• _TASK REQUIREMENTS_
The answer is every record that follows, printed exactly.

• _SUPPLIED DATA_

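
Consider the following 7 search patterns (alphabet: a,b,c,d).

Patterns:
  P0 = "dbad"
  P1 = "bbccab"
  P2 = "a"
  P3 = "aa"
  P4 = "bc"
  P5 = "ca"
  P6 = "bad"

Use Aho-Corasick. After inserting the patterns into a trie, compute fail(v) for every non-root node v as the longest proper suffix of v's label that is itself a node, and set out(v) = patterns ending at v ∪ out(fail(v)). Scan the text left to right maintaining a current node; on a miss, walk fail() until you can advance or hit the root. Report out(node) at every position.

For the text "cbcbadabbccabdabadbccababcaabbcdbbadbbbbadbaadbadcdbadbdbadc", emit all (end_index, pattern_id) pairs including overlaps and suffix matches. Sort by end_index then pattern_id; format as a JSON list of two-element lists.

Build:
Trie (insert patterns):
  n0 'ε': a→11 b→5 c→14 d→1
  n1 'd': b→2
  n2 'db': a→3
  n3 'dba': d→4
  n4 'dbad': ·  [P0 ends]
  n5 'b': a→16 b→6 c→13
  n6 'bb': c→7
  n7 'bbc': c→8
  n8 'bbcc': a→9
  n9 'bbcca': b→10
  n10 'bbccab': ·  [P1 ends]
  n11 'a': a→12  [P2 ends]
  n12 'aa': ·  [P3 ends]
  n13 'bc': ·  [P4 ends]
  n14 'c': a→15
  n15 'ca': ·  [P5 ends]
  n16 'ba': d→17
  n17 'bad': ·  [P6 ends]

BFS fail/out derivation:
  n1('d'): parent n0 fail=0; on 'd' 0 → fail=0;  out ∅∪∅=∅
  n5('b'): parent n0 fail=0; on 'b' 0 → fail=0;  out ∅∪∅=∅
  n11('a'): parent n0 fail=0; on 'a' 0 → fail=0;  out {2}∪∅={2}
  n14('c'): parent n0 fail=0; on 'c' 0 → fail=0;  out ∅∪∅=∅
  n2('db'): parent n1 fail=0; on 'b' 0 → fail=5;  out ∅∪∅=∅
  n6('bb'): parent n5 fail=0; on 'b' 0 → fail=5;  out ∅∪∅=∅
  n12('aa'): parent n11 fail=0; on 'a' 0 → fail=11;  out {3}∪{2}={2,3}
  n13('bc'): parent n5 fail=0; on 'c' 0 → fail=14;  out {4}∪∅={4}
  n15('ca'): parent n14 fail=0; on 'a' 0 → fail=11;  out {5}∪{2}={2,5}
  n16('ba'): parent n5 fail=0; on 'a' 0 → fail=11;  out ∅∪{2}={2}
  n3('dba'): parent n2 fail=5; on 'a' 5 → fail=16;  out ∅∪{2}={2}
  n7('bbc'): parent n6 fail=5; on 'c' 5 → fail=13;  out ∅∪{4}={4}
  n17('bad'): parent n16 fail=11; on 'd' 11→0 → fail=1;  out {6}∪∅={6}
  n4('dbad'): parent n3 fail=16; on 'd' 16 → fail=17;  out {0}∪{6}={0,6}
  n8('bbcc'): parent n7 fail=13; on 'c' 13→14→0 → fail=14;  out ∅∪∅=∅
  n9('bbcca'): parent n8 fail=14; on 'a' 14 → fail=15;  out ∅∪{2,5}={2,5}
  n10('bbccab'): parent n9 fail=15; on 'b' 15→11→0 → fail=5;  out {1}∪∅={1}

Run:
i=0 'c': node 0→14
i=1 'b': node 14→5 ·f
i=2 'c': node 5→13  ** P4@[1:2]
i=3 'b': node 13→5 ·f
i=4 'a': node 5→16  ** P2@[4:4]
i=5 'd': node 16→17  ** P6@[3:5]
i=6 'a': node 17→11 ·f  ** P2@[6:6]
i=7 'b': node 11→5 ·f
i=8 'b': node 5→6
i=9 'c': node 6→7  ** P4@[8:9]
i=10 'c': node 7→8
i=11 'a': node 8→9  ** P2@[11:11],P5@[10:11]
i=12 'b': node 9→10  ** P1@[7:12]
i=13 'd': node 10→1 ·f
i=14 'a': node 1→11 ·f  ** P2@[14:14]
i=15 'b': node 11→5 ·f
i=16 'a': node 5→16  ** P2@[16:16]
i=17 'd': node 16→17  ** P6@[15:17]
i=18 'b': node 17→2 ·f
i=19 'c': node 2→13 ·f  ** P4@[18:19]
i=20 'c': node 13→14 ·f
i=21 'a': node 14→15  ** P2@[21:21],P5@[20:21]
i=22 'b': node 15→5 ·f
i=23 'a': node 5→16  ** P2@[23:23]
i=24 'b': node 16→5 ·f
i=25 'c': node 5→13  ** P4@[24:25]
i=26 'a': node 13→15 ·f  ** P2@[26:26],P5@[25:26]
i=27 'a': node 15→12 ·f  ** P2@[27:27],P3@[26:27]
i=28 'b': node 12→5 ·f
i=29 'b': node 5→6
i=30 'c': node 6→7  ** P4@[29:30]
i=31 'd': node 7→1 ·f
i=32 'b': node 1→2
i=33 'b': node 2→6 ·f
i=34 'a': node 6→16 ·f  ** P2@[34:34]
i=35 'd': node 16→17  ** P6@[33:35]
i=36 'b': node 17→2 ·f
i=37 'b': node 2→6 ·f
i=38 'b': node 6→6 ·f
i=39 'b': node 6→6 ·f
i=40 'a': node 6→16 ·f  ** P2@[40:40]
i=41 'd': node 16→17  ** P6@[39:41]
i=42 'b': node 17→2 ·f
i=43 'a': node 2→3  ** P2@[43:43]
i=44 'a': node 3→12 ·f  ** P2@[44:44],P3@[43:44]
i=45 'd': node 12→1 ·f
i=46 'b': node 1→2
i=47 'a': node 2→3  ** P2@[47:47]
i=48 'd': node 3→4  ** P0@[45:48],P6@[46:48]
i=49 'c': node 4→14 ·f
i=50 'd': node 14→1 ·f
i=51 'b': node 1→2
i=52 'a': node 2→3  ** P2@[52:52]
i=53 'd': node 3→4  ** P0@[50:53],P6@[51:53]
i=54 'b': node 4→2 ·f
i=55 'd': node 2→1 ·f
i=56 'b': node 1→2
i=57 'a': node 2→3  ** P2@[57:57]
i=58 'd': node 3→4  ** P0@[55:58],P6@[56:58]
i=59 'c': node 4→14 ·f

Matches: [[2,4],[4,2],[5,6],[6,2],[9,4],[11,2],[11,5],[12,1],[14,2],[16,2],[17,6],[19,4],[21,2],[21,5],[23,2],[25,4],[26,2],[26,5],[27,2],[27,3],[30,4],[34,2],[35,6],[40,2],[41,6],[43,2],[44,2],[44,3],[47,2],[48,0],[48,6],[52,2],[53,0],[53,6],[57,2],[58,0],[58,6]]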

• _SOLUTION TO THE PROBLEM_
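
Consider the following 7 search patterns (alphabet: a,b,c,d).

Patterns:
  P0 = "dbad"
  P1 = "bbccab"
  P2 = "a"
  P3 = "aa"
  P4 = "bc"
  P5 = "ca"
  P6 = "bad"

Use Aho-Corasick. After inserting the patterns into a trie, compute fail(v) for every non-root node v as the longest proper suffix of v's label that is itself a node, and set out(v) = patterns ending at v ∪ out(fail(v)). Scan the text left to right maintaining a current node; on a miss, walk fail() until you can advance or hit the root. Report out(node) at every position.

For the text "cbcbadabbccabdabadbccababcaabbcdbbadbbbbadbaadbadcdbadbdbadc", emit all (end_index, pattern_id) pairs including overlaps and suffix matches. Sort by end_index then pattern_id; format as a JSON list of two-element lists.

Build:
Trie (insert patterns):
  n0 'ε': a→11 b→5 c→14 d→1
  n1 'd': b→2
  n2 'db': a→3
  n3 'dba': d→4
  n4 'dbad': ·  [P0 ends]
  n5 'b': a→16 b→6 c→13
  n6 'bb': c→7
  n7 'bbc': c→8
  n8 'bbcc': a→9
  n9 'bbcca': b→10
  n10 'bbccab': ·  [P1 ends]
  n11 'a': a→12  [P2 ends]
  n12 'aa': ·  [P3 ends]
  n13 'bc': ·  [P4 ends]
  n14 'c': a→15
  n15 'ca': ·  [P5 ends]
  n16 'ba': d→17
  n17 'bad': ·  [P6 ends]

BFS fail/out derivation:
  n1('d'): parent n0 fail=0; on 'd' 0 → fail=0;  out ∅∪∅=∅
  n5('b'): parent n0 fail=0; on 'b' 0 → fail=0;  out ∅∪∅=∅
  n11('a'): parent n0 fail=0; on 'a' 0 → fail=0;  out {2}∪∅={2}
  n14('c'): parent n0 fail=0; on 'c' 0 → fail=0;  out ∅∪∅=∅
  n2('db'): parent n1 fail=0; on 'b' 0 → fail=5;  out ∅∪∅=∅
  n6('bb'): parent n5 fail=0; on 'b' 0 → fail=5;  out ∅∪∅=∅
  n12('aa'): parent n11 fail=0; on 'a' 0 → fail=11;  out {3}∪{2}={2,3}
  n13('bc'): parent n5 fail=0; on 'c' 0 → fail=14;  out {4}∪∅={4}
  n15('ca'): parent n14 fail=0; on 'a' 0 → fail=11;  out {5}∪{2}={2,5}
  n16('ba'): parent n5 fail=0; on 'a' 0 → fail=11;  out ∅∪{2}={2}
  n3('dba'): parent n2 fail=5; on 'a' 5 → fail=16;  out ∅∪{2}={2}
  n7('bbc'): parent n6 fail=5; on 'c' 5 → fail=13;  out ∅∪{4}={4}
  n17('bad'): parent n16 fail=11; on 'd' 11→0 → fail=1;  out {6}∪∅={6}
  n4('dbad'): parent n3 fail=16; on 'd' 16 → fail=17;  out {0}∪{6}={0,6}
  n8('bbcc'): parent n7 fail=13; on 'c' 13→14→0 → fail=14;  out ∅∪∅=∅
  n9('bbcca'): parent n8 fail=14; on 'a' 14 → fail=15;  out ∅∪{2,5}={2,5}
  n10('bbccab'): parent n9 fail=15; on 'b' 15→11→0 → fail=5;  out {1}∪∅={1}

Run:
i=0 'c': node 0→14
i=1 'b': node 14→5 ·f
i=2 'c': node 5→13  ** P4@[1:2]
i=3 'b': node 13→5 ·f
i=4 'a': node 5→16  ** P2@[4:4]
i=5 'd': node 16→17  ** P6@[3:5]
i=6 'a': node 17→11 ·f  ** P2@[6:6]
i=7 'b': node 11→5 ·f
i=8 'b': node 5→6
i=9 'c': node 6→7  ** P4@[8:9]
i=10 'c': node 7→8
i=11 'a': node 8→9  ** P2@[11:11],P5@[10:11]
i=12 'b': node 9→10  ** P1@[7:12]
i=13 'd': node 10→1 ·f
i=14 'a': node 1→11 ·f  ** P2@[14:14]
i=15 'b': node 11→5 ·f
i=16 'a': node 5→16  ** P2@[16:16]
i=17 'd': node 16→17  ** P6@[15:17]
i=18 'b': node 17→2 ·f
i=19 'c': node 2→13 ·f  ** P4@[18:19]
i=20 'c': node 13→14 ·f
i=21 'a': node 14→15  ** P2@[21:21],P5@[20:21]
i=22 'b': node 15→5 ·f
i=23 'a': node 5→16  ** P2@[23:23]
i=24 'b': node 16→5 ·f
i=25 'c': node 5→13  ** P4@[24:25]
i=26 'a': node 13→15 ·f  ** P2@[26:26],P5@[25:26]
i=27 'a': node 15→12 ·f  ** P2@[27:27],P3@[26:27]
i=28 'b': node 12→5 ·f
i=29 'b': node 5→6
i=30 'c': node 6→7  ** P4@[29:30]
i=31 'd': node 7→1 ·f
i=32 'b': node 1→2
i=33 'b': node 2→6 ·f
i=34 'a': node 6→16 ·f  ** P2@[34:34]
i=35 'd': node 16→17  ** P6@[33:35]
i=36 'b': node 17→2 ·f
i=37 'b': node 2→6 ·f
i=38 'b': node 6→6 ·f
i=39 'b': node 6→6 ·f
i=40 'a': node 6→16 ·f  ** P2@[40:40]
i=41 'd': node 16→17  ** P6@[39:41]
i=42 'b': node 17→2 ·f
i=43 'a': node 2→3  ** P2@[43:43]
i=44 'a': node 3→12 ·f  ** P2@[44:44],P3@[43:44]
i=45 'd': node 12→1 ·f
i=46 'b': node 1→2
i=47 'a': node 2→3  ** P2@[47:47]
i=48 'd': node 3→4  ** P0@[45:48],P6@[46:48]
i=49 'c': node 4→14 ·f
i=50 'd': node 14→1 ·f
i=51 'b': node 1→2
i=52 'a': node 2→3  ** P2@[52:52]
i=53 'd': node 3→4  ** P0@[50:53],P6@[51:53]
i=54 'b': node 4→2 ·f
i=55 'd': node 2→1 ·f
i=56 'b': node 1→2
i=57 'a': node 2→3  ** P2@[57:57]
i=58 'd': node 3→4  ** P0@[55:58],P6@[56:58]
i=59 'c': node 4→14 ·f

Matches: [[2,4],[4,2],[5,6],[6,2],[9,4],[11,2],[11,5],[12,1],[14,2],[16,2],[17,6],[19,4],[21,2],[21,5],[23,2],[25,4],[26,2],[26,5],[27,2],[27,3],[30,4],[34,2],[35,6],[40,2],[41,6],[43,2],[44,2],[44,3],[47,2],[48,0],[48,6],[52,2],[53,0],[53,6],[57,2],[58,0],[58,6]]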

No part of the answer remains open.